▸ **YOUR TASK**: Wherever "Firm" appears in the records below, copy the line that holds it.

======== MATERIAL PROVIDED ========

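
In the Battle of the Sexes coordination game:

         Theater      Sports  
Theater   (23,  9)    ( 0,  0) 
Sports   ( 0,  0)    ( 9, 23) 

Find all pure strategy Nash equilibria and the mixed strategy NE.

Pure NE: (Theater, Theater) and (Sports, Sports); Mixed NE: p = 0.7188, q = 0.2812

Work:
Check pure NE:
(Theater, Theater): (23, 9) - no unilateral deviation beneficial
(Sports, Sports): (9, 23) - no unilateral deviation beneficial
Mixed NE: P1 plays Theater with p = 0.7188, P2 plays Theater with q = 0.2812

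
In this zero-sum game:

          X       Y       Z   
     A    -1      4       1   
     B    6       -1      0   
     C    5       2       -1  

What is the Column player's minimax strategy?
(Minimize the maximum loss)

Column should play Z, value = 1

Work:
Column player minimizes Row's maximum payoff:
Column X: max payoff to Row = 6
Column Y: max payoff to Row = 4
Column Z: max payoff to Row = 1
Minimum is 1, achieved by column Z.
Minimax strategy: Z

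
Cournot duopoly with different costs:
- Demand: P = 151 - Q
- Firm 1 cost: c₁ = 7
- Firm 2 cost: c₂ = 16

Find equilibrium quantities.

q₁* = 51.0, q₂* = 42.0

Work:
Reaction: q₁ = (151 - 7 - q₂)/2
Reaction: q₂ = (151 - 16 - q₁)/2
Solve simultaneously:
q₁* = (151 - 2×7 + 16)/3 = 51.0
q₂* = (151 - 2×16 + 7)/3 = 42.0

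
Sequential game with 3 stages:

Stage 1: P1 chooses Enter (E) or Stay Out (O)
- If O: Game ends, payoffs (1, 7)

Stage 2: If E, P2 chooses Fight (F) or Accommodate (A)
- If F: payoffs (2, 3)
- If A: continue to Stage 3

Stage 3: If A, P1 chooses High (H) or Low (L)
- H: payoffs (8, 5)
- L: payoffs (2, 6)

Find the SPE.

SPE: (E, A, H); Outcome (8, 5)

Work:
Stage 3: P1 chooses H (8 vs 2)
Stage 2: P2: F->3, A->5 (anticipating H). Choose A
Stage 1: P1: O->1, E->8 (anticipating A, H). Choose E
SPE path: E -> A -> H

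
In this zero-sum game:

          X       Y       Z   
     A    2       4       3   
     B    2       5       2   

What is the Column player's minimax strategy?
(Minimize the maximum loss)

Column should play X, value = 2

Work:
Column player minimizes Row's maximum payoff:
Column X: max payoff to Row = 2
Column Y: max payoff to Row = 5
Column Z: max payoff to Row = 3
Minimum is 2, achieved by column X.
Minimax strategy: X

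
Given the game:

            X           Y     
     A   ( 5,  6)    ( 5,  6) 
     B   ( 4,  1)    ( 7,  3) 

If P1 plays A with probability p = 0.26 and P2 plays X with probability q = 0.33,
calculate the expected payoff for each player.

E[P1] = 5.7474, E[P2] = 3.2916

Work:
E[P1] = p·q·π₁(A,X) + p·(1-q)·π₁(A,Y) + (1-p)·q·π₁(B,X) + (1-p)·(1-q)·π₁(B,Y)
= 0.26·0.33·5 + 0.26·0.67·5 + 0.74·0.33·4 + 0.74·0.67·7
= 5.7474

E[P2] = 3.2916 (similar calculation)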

========
======== MATERIAL PROVIDED ========

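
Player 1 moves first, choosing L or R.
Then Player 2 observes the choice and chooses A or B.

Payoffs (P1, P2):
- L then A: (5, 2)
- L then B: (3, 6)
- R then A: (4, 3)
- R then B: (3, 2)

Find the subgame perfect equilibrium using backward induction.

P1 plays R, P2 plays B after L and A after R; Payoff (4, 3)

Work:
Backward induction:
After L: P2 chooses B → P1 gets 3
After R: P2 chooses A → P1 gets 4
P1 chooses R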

========
======== MATERIAL PROVIDED ========

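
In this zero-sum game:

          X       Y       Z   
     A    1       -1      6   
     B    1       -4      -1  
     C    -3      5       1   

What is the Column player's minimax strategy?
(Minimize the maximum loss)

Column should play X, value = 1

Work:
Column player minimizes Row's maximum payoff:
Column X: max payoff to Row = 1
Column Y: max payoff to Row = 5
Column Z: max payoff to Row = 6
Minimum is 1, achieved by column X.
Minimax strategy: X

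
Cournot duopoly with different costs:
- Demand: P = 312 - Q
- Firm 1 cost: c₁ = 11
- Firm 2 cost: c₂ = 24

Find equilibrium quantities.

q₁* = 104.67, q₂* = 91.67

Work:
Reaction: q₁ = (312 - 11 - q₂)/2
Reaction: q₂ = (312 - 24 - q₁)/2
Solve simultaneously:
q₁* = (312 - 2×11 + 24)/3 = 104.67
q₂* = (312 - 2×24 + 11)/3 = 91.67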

========

▸ **EXERCISE SOLUTION**:
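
- Firm 1 cost: c₁ = 7
- Firm 2 cost: c₂ = 16
- Firm 1 cost: c₁ = 11
- Firm 2 cost: c₂ = 24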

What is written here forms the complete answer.